___ Excerpted data ___

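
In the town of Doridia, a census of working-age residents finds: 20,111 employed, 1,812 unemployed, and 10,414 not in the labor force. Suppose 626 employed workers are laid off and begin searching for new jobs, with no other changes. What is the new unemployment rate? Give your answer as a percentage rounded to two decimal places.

Initially, labor force = 20,111 + 1,812 = 21,923, so u = 1,812/21,923 = 8.27%.
After the change, employed falls and unemployed rises by 626; labor force unchanged → E = 19,485, U = 2,438, labor force = 21,923.
New unemployment rate = 2,438 / 21,923 = 11.12%.

New unemployment rate ≈ 11.12%.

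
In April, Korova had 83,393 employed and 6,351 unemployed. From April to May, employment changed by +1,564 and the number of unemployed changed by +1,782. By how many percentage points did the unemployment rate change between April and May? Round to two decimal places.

April: labor force = 83,393 + 6,351 = 89,744; u = 6,351/89,744 = 7.08%.
May: labor force = 84,957 + 8,133 = 93,090; u = 8,133/93,090 = 8.74%.
Change = 8.74% − 7.08% = +1.66 pp.

The unemployment rate changed by +1.66 percentage points.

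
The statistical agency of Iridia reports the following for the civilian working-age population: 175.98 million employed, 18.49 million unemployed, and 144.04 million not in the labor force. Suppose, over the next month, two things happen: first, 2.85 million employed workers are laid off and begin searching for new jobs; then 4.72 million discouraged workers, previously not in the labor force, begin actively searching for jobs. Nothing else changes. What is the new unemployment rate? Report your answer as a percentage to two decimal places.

Initially, labor force = 175.98 + 18.49 = 194.47 million, so u = 18.49/194.47 = 9.51%.
After the first change, employed falls and unemployed rises by 2.85; labor force unchanged → E = 173.13, U = 21.34, labor force = 194.47 million.
After the second change, unemployed and labor force both rise by 4.72 → E = 173.13, U = 26.06, labor force = 199.19 million.
New unemployment rate = 26.06 / 199.19 = 13.08%.

New unemployment rate ≈ 13.08%.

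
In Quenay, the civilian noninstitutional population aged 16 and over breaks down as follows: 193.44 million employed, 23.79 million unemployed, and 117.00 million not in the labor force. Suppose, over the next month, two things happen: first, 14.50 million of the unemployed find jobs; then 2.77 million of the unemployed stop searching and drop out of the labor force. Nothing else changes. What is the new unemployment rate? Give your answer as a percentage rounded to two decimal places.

New unemployment rate ≈ 3.04%.

Initially, labor force = 193.44 + 23.79 = 217.23 million, so u = 23.79/217.23 = 10.95%.
After the first change, unemployed falls and employed rises by 14.50; labor force unchanged → E = 207.94, U = 9.29, labor force = 217.23 million.
After the second change, unemployed and labor force both fall by 2.77 → E = 207.94, U = 6.52, labor force = 214.46 million.
New unemployment rate = 6.52 / 214.46 = 3.04%.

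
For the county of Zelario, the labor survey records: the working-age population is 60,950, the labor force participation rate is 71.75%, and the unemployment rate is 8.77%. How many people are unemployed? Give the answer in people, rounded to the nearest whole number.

About 3,835 are unemployed.

Labor force = 0.7175 × 60,950 = 43,732.
Unemployed = 0.0877 × 43,732 ≈ 3,835.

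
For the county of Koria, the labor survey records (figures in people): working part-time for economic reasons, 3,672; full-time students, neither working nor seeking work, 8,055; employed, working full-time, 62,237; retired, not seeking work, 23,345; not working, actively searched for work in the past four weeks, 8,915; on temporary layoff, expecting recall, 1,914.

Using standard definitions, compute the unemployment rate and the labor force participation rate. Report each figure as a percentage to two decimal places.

Unemployment rate ≈ 14.11%; labor force participation rate ≈ 70.96%.

Employed = 3,672 + 62,237 = 65,909 (anyone who worked, including part-time for economic reasons, counts as employed).
Unemployed = 8,915 + 1,914 = 10,829 (jobless and actively searching, or on temporary layoff).
Labor force = 65,909 + 10,829 = 76,738.
Not in labor force = 8,055 + 23,345 = 31,400 (those not working and not actively searching are outside the labor force).
Civilian working-age population = 76,738 + 31,400 = 108,138.
Unemployment rate = 10,829 / 76,738 = 14.11%.
Labor force participation rate = 76,738 / 108,138 = 70.96%.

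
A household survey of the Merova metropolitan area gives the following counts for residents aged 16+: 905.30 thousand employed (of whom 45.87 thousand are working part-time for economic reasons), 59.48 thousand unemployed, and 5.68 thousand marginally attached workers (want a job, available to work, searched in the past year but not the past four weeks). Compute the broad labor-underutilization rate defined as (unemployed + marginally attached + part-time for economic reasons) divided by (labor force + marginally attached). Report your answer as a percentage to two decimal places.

Labor force = 905.30 + 59.48 = 964.78 thousand.
Numerator = 59.48 + 5.68 + 45.87 = 111.03 thousand.
Denominator = 964.78 + 5.68 = 970.46 thousand.
Broad rate = 111.03 / 970.46 = 11.44%.

Broad underutilization rate ≈ 11.44%.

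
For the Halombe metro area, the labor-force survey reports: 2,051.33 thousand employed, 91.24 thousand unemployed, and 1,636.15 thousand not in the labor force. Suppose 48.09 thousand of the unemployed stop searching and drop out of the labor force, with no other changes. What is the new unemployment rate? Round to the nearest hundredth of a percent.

New unemployment rate ≈ 2.06%.

Initially, labor force = 2,051.33 + 91.24 = 2,142.57 thousand, so u = 91.24/2,142.57 = 4.26%.
After the change, unemployed and labor force both fall by 48.09 → E = 2,051.33, U = 43.15, labor force = 2,094.48 thousand.
New unemployment rate = 43.15 / 2,094.48 = 2.06%.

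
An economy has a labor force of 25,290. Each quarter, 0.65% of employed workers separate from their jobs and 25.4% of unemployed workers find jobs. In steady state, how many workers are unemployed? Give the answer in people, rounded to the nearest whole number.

Steady-state unemployment rate u* = s/(s+f) = 0.65/(0.65+25.4) = 0.024952.
Unemployed = u* × labor force = 0.024952 × 25,290 ≈ 631.

About 631 are unemployed in steady state.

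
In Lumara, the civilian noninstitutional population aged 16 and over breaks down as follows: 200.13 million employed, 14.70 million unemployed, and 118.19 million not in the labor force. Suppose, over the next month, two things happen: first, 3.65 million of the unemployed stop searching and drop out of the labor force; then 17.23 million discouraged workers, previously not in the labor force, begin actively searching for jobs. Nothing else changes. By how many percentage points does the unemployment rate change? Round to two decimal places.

Initially, labor force = 200.13 + 14.70 = 214.83 million, so u = 14.70/214.83 = 6.84%.
After the first change, unemployed and labor force both fall by 3.65 → E = 200.13, U = 11.05, labor force = 211.18 million.
After the second change, unemployed and labor force both rise by 17.23 → E = 200.13, U = 28.28, labor force = 228.41 million.
New unemployment rate = 28.28 / 228.41 = 12.38%.
Change = 12.38% − 6.84% = +5.54 percentage points.

The unemployment rate changes by +5.54 percentage points.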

___

**Exercise prompt**
Transcription of all the material must be exact.

**Solution to the problem**
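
In the town of Doridia, a census of working-age residents finds: 20,111 employed, 1,812 unemployed, and 10,414 not in the labor force. Suppose 626 employed workers are laid off and begin searching for new jobs, with no other changes. What is the new unemployment rate? Give your answer as a percentage rounded to two decimal places.

Initially, labor force = 20,111 + 1,812 = 21,923, so u = 1,812/21,923 = 8.27%.
After the change, employed falls and unemployed rises by 626; labor force unchanged → E = 19,485, U = 2,438, labor force = 21,923.
New unemployment rate = 2,438 / 21,923 = 11.12%.

New unemployment rate ≈ 11.12%.

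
In April, Korova had 83,393 employed and 6,351 unemployed. From April to May, employment changed by +1,564 and the number of unemployed changed by +1,782. By how many percentage points did the unemployment rate change between April and May? Round to two decimal places.

April: labor force = 83,393 + 6,351 = 89,744; u = 6,351/89,744 = 7.08%.
May: labor force = 84,957 + 8,133 = 93,090; u = 8,133/93,090 = 8.74%.
Change = 8.74% − 7.08% = +1.66 pp.

The unemployment rate changed by +1.66 percentage points.

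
The statistical agency of Iridia reports the following for the civilian working-age population: 175.98 million employed, 18.49 million unemployed, and 144.04 million not in the labor force. Suppose, over the next month, two things happen: first, 2.85 million employed workers are laid off and begin searching for new jobs; then 4.72 million discouraged workers, previously not in the labor force, begin actively searching for jobs. Nothing else changes. What is the new unemployment rate? Report your answer as a percentage to two decimal places.

Initially, labor force = 175.98 + 18.49 = 194.47 million, so u = 18.49/194.47 = 9.51%.
After the first change, employed falls and unemployed rises by 2.85; labor force unchanged → E = 173.13, U = 21.34, labor force = 194.47 million.
After the second change, unemployed and labor force both rise by 4.72 → E = 173.13, U = 26.06, labor force = 199.19 million.
New unemployment rate = 26.06 / 199.19 = 13.08%.

New unemployment rate ≈ 13.08%.

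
In Quenay, the civilian noninstitutional population aged 16 and over breaks down as follows: 193.44 million employed, 23.79 million unemployed, and 117.00 million not in the labor force. Suppose, over the next month, two things happen: first, 14.50 million of the unemployed find jobs; then 2.77 million of the unemployed stop searching and drop out of the labor force. Nothing else changes. What is the new unemployment rate? Give your answer as a percentage rounded to two decimal places.

New unemployment rate ≈ 3.04%.

Initially, labor force = 193.44 + 23.79 = 217.23 million, so u = 23.79/217.23 = 10.95%.
After the first change, unemployed falls and employed rises by 14.50; labor force unchanged → E = 207.94, U = 9.29, labor force = 217.23 million.
After the second change, unemployed and labor force both fall by 2.77 → E = 207.94, U = 6.52, labor force = 214.46 million.
New unemployment rate = 6.52 / 214.46 = 3.04%.

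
For the county of Zelario, the labor survey records: the working-age population is 60,950, the labor force participation rate is 71.75%, and the unemployment rate is 8.77%. How many people are unemployed? Give the answer in people, rounded to the nearest whole number.

About 3,835 are unemployed.

Labor force = 0.7175 × 60,950 = 43,732.
Unemployed = 0.0877 × 43,732 ≈ 3,835.

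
For the county of Koria, the labor survey records (figures in people): working part-time for economic reasons, 3,672; full-time students, neither working nor seeking work, 8,055; employed, working full-time, 62,237; retired, not seeking work, 23,345; not working, actively searched for work in the past four weeks, 8,915; on temporary layoff, expecting recall, 1,914.

Using standard definitions, compute the unemployment rate and the labor force participation rate. Report each figure as a percentage to two decimal places.

Unemployment rate ≈ 14.11%; labor force participation rate ≈ 70.96%.

Employed = 3,672 + 62,237 = 65,909 (anyone who worked, including part-time for economic reasons, counts as employed).
Unemployed = 8,915 + 1,914 = 10,829 (jobless and actively searching, or on temporary layoff).
Labor force = 65,909 + 10,829 = 76,738.
Not in labor force = 8,055 + 23,345 = 31,400 (those not working and not actively searching are outside the labor force).
Civilian working-age population = 76,738 + 31,400 = 108,138.
Unemployment rate = 10,829 / 76,738 = 14.11%.
Labor force participation rate = 76,738 / 108,138 = 70.96%.

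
A household survey of the Merova metropolitan area gives the following counts for residents aged 16+: 905.30 thousand employed (of whom 45.87 thousand are working part-time for economic reasons), 59.48 thousand unemployed, and 5.68 thousand marginally attached workers (want a job, available to work, searched in the past year but not the past four weeks). Compute the broad labor-underutilization rate defined as (unemployed + marginally attached + part-time for economic reasons) divided by (labor force + marginally attached). Report your answer as a percentage to two decimal places.

Labor force = 905.30 + 59.48 = 964.78 thousand.
Numerator = 59.48 + 5.68 + 45.87 = 111.03 thousand.
Denominator = 964.78 + 5.68 = 970.46 thousand.
Broad rate = 111.03 / 970.46 = 11.44%.

Broad underutilization rate ≈ 11.44%.

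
For the Halombe metro area, the labor-force survey reports: 2,051.33 thousand employed, 91.24 thousand unemployed, and 1,636.15 thousand not in the labor force. Suppose 48.09 thousand of the unemployed stop searching and drop out of the labor force, with no other changes. What is the new unemployment rate? Round to the nearest hundredth of a percent.

New unemployment rate ≈ 2.06%.

Initially, labor force = 2,051.33 + 91.24 = 2,142.57 thousand, so u = 91.24/2,142.57 = 4.26%.
After the change, unemployed and labor force both fall by 48.09 → E = 2,051.33, U = 43.15, labor force = 2,094.48 thousand.
New unemployment rate = 43.15 / 2,094.48 = 2.06%.

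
An economy has a labor force of 25,290. Each quarter, 0.65% of employed workers separate from their jobs and 25.4% of unemployed workers find jobs. In steady state, how many workers are unemployed? Give the answer in people, rounded to the nearest whole number.

Steady-state unemployment rate u* = s/(s+f) = 0.65/(0.65+25.4) = 0.024952.
Unemployed = u* × labor force = 0.024952 × 25,290 ≈ 631.

About 631 are unemployed in steady state.

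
In Lumara, the civilian noninstitutional population aged 16 and over breaks down as follows: 200.13 million employed, 14.70 million unemployed, and 118.19 million not in the labor force. Suppose, over the next month, two things happen: first, 3.65 million of the unemployed stop searching and drop out of the labor force; then 17.23 million discouraged workers, previously not in the labor force, begin actively searching for jobs. Nothing else changes. By how many percentage points does the unemployment rate change? Round to two decimal places.

Initially, labor force = 200.13 + 14.70 = 214.83 million, so u = 14.70/214.83 = 6.84%.
After the first change, unemployed and labor force both fall by 3.65 → E = 200.13, U = 11.05, labor force = 211.18 million.
After the second change, unemployed and labor force both rise by 17.23 → E = 200.13, U = 28.28, labor force = 228.41 million.
New unemployment rate = 28.28 / 228.41 = 12.38%.
Change = 12.38% − 6.84% = +5.54 percentage points.

The unemployment rate changes by +5.54 percentage points.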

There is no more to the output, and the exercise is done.